■ **To do**: The string "bytes" may appear in lines of the listing. Report each line where it does.

■ **Available records**:
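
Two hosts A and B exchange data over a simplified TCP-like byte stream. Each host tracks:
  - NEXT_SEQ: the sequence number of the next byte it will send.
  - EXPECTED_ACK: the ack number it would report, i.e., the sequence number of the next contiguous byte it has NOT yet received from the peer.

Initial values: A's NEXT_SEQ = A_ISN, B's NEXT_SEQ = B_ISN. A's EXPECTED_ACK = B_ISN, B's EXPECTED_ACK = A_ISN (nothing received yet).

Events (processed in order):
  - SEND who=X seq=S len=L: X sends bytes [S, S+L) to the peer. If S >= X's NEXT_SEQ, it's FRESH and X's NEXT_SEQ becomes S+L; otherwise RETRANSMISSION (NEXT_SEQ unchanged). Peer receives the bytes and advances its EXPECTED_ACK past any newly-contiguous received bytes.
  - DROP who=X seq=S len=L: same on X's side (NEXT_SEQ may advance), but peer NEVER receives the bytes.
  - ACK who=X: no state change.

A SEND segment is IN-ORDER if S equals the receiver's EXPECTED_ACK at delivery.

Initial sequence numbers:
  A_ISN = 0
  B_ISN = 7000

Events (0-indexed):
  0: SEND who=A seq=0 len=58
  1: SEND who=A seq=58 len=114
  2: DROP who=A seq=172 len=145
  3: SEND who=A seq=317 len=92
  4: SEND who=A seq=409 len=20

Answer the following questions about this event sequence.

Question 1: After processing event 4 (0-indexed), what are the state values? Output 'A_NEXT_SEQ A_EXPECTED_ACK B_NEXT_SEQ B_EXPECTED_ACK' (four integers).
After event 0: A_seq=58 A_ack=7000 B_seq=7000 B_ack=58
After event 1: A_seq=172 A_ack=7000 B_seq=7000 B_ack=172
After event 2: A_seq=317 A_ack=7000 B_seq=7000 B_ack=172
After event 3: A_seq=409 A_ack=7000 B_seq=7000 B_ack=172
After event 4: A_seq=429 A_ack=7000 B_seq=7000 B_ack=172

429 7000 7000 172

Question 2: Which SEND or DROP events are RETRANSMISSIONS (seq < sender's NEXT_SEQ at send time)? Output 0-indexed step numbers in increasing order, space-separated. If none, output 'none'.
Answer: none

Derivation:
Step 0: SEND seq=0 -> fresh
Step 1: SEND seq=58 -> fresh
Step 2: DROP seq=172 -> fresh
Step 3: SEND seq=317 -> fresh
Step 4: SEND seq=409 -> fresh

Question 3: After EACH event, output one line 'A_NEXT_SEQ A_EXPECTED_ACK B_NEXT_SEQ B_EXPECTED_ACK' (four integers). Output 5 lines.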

■ **Response**:
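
  - SEND who=X seq=S len=L: X sends bytes [S, S+L) to the peer. If S >= X's NEXT_SEQ, it's FRESH and X's NEXT_SEQ becomes S+L; otherwise RETRANSMISSION (NEXT_SEQ unchanged). Peer receives the bytes and advances its EXPECTED_ACK past any newly-contiguous received bytes.
  - DROP who=X seq=S len=L: same on X's side (NEXT_SEQ may advance), but peer NEVER receives the bytes.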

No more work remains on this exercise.